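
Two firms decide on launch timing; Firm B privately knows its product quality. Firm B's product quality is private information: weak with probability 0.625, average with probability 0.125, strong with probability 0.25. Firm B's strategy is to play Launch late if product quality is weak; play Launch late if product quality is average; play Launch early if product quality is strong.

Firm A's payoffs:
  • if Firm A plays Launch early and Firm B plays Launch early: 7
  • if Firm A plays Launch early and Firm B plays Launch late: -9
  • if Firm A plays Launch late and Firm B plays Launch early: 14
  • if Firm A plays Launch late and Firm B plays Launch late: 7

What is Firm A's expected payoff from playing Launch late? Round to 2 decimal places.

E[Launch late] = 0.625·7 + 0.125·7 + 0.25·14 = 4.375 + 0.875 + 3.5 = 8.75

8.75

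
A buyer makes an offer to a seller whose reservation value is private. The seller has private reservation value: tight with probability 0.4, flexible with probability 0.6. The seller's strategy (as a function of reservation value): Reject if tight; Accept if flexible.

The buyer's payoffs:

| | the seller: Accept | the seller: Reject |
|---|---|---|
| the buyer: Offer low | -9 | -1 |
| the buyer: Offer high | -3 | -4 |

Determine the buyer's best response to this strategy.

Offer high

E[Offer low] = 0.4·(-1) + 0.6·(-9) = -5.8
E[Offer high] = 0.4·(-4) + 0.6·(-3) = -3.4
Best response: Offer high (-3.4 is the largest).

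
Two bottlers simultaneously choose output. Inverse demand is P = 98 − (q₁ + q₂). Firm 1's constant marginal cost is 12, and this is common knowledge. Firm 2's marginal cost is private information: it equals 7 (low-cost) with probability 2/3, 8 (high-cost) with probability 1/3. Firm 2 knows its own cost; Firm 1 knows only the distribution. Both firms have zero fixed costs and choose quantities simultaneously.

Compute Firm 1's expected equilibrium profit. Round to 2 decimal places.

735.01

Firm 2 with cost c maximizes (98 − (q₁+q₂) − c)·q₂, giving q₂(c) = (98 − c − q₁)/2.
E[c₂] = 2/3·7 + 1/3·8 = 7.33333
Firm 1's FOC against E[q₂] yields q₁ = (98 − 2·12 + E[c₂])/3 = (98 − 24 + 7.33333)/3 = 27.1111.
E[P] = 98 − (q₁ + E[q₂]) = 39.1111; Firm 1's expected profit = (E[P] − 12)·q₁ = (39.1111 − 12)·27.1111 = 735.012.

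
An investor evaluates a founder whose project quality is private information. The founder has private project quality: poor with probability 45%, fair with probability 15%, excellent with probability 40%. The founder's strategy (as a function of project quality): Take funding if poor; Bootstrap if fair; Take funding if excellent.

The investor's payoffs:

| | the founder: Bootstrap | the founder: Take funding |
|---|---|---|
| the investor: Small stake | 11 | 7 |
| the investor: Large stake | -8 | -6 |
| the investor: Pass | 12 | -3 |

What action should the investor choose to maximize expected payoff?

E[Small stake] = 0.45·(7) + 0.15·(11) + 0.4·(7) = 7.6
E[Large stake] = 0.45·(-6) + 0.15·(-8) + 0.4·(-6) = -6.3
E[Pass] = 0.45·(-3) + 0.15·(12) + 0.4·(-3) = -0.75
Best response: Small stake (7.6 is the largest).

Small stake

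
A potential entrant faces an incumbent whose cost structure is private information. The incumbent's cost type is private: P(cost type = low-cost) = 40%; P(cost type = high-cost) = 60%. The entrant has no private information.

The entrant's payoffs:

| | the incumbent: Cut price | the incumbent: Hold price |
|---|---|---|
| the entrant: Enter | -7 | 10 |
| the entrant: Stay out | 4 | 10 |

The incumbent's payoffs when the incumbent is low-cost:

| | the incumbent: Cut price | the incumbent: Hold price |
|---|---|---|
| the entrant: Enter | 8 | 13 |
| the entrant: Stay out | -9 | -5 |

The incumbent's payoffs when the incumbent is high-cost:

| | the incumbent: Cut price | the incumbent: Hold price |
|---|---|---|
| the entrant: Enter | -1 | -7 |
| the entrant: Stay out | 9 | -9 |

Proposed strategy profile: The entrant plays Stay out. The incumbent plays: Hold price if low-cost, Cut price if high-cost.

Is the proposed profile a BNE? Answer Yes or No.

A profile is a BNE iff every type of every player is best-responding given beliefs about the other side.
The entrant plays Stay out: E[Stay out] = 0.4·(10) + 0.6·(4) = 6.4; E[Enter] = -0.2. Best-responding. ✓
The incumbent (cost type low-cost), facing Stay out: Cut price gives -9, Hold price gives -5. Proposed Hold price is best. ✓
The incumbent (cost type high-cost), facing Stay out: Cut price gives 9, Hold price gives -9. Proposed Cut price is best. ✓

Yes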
□ □ □
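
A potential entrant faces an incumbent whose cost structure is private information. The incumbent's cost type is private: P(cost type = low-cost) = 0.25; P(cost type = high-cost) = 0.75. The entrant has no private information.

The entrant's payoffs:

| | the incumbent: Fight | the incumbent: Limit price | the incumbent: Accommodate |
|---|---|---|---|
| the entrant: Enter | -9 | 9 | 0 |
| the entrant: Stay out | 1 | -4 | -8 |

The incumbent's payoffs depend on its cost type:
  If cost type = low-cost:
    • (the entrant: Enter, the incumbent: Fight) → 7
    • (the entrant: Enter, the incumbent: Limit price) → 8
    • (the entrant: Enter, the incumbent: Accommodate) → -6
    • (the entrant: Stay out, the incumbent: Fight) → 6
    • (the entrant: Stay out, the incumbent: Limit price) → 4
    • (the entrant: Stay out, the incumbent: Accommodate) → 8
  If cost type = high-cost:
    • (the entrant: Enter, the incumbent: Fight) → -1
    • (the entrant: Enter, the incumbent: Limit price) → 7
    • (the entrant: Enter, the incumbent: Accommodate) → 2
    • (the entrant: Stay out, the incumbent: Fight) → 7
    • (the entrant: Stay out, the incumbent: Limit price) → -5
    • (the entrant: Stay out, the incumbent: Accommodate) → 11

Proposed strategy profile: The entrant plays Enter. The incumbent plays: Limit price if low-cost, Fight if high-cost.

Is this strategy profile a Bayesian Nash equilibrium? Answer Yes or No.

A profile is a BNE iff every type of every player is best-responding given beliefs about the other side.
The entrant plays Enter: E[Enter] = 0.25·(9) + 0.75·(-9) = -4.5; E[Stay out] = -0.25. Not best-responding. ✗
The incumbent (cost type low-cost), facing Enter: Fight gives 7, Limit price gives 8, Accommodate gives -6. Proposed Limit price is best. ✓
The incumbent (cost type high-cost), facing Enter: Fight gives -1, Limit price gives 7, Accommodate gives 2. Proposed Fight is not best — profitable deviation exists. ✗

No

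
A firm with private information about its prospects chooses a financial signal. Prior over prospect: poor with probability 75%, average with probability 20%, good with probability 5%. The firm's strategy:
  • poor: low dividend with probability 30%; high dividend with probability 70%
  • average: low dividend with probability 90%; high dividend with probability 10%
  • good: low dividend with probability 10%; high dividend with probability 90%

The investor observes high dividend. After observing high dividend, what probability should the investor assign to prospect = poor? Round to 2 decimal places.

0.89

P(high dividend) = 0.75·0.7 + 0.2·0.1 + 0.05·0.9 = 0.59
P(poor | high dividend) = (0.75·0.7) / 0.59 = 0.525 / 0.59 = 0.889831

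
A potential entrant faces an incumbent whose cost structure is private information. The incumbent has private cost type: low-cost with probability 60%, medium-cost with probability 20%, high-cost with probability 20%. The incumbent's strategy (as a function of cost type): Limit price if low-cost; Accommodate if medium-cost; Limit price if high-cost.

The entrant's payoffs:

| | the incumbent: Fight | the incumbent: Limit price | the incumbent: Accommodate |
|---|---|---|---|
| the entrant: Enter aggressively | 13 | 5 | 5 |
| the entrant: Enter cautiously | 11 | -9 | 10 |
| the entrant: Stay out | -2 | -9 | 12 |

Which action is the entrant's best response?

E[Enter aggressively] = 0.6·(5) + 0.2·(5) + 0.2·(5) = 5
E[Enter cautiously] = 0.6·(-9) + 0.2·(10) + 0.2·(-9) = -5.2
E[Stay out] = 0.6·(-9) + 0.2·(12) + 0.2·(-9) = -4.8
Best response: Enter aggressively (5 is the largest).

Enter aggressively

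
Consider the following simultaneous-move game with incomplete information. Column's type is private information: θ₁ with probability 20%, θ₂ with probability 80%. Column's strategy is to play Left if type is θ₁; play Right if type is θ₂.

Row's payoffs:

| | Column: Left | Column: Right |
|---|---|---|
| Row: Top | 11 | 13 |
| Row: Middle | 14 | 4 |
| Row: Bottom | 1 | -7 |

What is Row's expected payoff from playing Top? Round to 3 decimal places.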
□ □ □
— DESCRIPTION OF THE TASK —
Return each line of the material above that holds the string "average".

— FINISHED EXERCISE —
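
Two firms decide on launch timing; Firm B privately knows its product quality. Firm B's product quality is private information: weak with probability 0.625, average with probability 0.125, strong with probability 0.25. Firm B's strategy is to play Launch late if product quality is weak; play Launch late if product quality is average; play Launch early if product quality is strong.
A firm with private information about its prospects chooses a financial signal. Prior over prospect: poor with probability 75%, average with probability 20%, good with probability 5%. The firm's strategy:
  • average: low dividend with probability 90%; high dividend with probability 10%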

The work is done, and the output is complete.